§ SOURCE INFORMATION:

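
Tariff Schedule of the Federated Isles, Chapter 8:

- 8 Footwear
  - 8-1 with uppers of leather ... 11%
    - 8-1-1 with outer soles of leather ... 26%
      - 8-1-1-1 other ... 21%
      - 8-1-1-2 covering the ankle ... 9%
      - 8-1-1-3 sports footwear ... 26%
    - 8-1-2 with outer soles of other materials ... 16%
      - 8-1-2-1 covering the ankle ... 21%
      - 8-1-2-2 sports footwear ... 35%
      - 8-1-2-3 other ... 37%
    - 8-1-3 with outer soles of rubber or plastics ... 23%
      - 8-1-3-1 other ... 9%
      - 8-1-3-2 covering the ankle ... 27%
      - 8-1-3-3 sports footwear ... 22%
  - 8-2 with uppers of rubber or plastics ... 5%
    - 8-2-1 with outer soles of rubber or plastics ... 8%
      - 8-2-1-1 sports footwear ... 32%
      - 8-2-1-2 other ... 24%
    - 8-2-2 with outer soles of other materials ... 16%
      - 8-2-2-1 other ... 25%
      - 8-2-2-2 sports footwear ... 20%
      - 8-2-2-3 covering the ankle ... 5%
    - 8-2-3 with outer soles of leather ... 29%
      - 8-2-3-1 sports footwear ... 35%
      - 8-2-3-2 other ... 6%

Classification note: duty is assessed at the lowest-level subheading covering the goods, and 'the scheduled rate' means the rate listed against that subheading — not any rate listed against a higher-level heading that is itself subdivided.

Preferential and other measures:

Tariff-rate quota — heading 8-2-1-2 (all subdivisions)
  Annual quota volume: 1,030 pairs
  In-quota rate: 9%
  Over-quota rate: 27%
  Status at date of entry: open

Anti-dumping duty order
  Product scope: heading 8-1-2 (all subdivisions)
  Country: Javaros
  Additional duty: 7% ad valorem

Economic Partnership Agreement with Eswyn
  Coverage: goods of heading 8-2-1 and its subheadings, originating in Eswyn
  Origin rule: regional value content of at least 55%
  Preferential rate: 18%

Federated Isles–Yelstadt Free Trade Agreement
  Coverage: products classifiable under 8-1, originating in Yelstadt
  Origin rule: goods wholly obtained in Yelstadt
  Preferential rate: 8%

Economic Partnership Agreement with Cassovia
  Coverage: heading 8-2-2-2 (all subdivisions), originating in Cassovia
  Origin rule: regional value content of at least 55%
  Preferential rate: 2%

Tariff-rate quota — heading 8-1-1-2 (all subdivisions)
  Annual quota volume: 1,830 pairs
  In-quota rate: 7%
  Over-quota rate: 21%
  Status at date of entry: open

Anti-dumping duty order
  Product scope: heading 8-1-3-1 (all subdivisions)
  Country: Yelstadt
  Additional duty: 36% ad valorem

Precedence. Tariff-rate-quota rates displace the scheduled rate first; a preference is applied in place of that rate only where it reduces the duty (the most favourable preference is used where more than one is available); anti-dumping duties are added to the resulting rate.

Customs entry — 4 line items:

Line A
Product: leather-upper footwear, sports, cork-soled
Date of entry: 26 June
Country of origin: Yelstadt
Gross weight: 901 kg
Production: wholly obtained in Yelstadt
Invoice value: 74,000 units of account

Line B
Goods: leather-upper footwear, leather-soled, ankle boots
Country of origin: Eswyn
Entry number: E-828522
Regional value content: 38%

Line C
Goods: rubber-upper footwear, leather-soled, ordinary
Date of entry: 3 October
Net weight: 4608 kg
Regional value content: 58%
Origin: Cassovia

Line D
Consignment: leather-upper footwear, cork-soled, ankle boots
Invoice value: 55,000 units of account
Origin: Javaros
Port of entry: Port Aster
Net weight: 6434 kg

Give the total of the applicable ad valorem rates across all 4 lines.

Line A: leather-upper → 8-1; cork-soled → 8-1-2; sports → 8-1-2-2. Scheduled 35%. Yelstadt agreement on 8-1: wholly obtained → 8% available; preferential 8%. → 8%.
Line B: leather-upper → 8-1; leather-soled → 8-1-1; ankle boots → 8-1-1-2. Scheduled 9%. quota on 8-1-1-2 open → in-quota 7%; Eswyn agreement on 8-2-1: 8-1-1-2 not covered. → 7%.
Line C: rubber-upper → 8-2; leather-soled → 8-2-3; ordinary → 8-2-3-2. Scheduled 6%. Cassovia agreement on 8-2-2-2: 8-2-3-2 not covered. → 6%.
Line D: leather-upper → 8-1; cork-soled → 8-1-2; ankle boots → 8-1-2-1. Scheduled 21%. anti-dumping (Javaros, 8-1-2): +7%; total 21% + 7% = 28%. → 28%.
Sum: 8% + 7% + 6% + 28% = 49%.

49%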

§ WHAT TO DO: Extract, word for word, each line of the listing above.

§ EXERCISE SOLUTION:
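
Tariff Schedule of the Federated Isles, Chapter 8:

- 8 Footwear
  - 8-1 with uppers of leather ... 11%
    - 8-1-1 with outer soles of leather ... 26%
      - 8-1-1-1 other ... 21%
      - 8-1-1-2 covering the ankle ... 9%
      - 8-1-1-3 sports footwear ... 26%
    - 8-1-2 with outer soles of other materials ... 16%
      - 8-1-2-1 covering the ankle ... 21%
      - 8-1-2-2 sports footwear ... 35%
      - 8-1-2-3 other ... 37%
    - 8-1-3 with outer soles of rubber or plastics ... 23%
      - 8-1-3-1 other ... 9%
      - 8-1-3-2 covering the ankle ... 27%
      - 8-1-3-3 sports footwear ... 22%
  - 8-2 with uppers of rubber or plastics ... 5%
    - 8-2-1 with outer soles of rubber or plastics ... 8%
      - 8-2-1-1 sports footwear ... 32%
      - 8-2-1-2 other ... 24%
    - 8-2-2 with outer soles of other materials ... 16%
      - 8-2-2-1 other ... 25%
      - 8-2-2-2 sports footwear ... 20%
      - 8-2-2-3 covering the ankle ... 5%
    - 8-2-3 with outer soles of leather ... 29%
      - 8-2-3-1 sports footwear ... 35%
      - 8-2-3-2 other ... 6%

Classification note: duty is assessed at the lowest-level subheading covering the goods, and 'the scheduled rate' means the rate listed against that subheading — not any rate listed against a higher-level heading that is itself subdivided.

Preferential and other measures:

Tariff-rate quota — heading 8-2-1-2 (all subdivisions)
  Annual quota volume: 1,030 pairs
  In-quota rate: 9%
  Over-quota rate: 27%
  Status at date of entry: open

Anti-dumping duty order
  Product scope: heading 8-1-2 (all subdivisions)
  Country: Javaros
  Additional duty: 7% ad valorem

Economic Partnership Agreement with Eswyn
  Coverage: goods of heading 8-2-1 and its subheadings, originating in Eswyn
  Origin rule: regional value content of at least 55%
  Preferential rate: 18%

Federated Isles–Yelstadt Free Trade Agreement
  Coverage: products classifiable under 8-1, originating in Yelstadt
  Origin rule: goods wholly obtained in Yelstadt
  Preferential rate: 8%

Economic Partnership Agreement with Cassovia
  Coverage: heading 8-2-2-2 (all subdivisions), originating in Cassovia
  Origin rule: regional value content of at least 55%
  Preferential rate: 2%

Tariff-rate quota — heading 8-1-1-2 (all subdivisions)
  Annual quota volume: 1,830 pairs
  In-quota rate: 7%
  Over-quota rate: 21%
  Status at date of entry: open

Anti-dumping duty order
  Product scope: heading 8-1-3-1 (all subdivisions)
  Country: Yelstadt
  Additional duty: 36% ad valorem

Precedence. Tariff-rate-quota rates displace the scheduled rate first; a preference is applied in place of that rate only where it reduces the duty (the most favourable preference is used where more than one is available); anti-dumping duties are added to the resulting rate.

Customs entry — 4 line items:

Line A
Product: leather-upper footwear, sports, cork-soled
Date of entry: 26 June
Country of origin: Yelstadt
Gross weight: 901 kg
Production: wholly obtained in Yelstadt
Invoice value: 74,000 units of account

Line B
Goods: leather-upper footwear, leather-soled, ankle boots
Country of origin: Eswyn
Entry number: E-828522
Regional value content: 38%

Line C
Goods: rubber-upper footwear, leather-soled, ordinary
Date of entry: 3 October
Net weight: 4608 kg
Regional value content: 58%
Origin: Cassovia

Line D
Consignment: leather-upper footwear, cork-soled, ankle boots
Invoice value: 55,000 units of account
Origin: Javaros
Port of entry: Port Aster
Net weight: 6434 kg

Give the total of the applicable ad valorem rates across all 4 lines.

Line A: leather-upper → 8-1; cork-soled → 8-1-2; sports → 8-1-2-2. Scheduled 35%. Yelstadt agreement on 8-1: wholly obtained → 8% available; preferential 8%. → 8%.
Line B: leather-upper → 8-1; leather-soled → 8-1-1; ankle boots → 8-1-1-2. Scheduled 9%. quota on 8-1-1-2 open → in-quota 7%; Eswyn agreement on 8-2-1: 8-1-1-2 not covered. → 7%.
Line C: rubber-upper → 8-2; leather-soled → 8-2-3; ordinary → 8-2-3-2. Scheduled 6%. Cassovia agreement on 8-2-2-2: 8-2-3-2 not covered. → 6%.
Line D: leather-upper → 8-1; cork-soled → 8-1-2; ankle boots → 8-1-2-1. Scheduled 21%. anti-dumping (Javaros, 8-1-2): +7%; total 21% + 7% = 28%. → 28%.
Sum: 8% + 7% + 6% + 28% = 49%.

49%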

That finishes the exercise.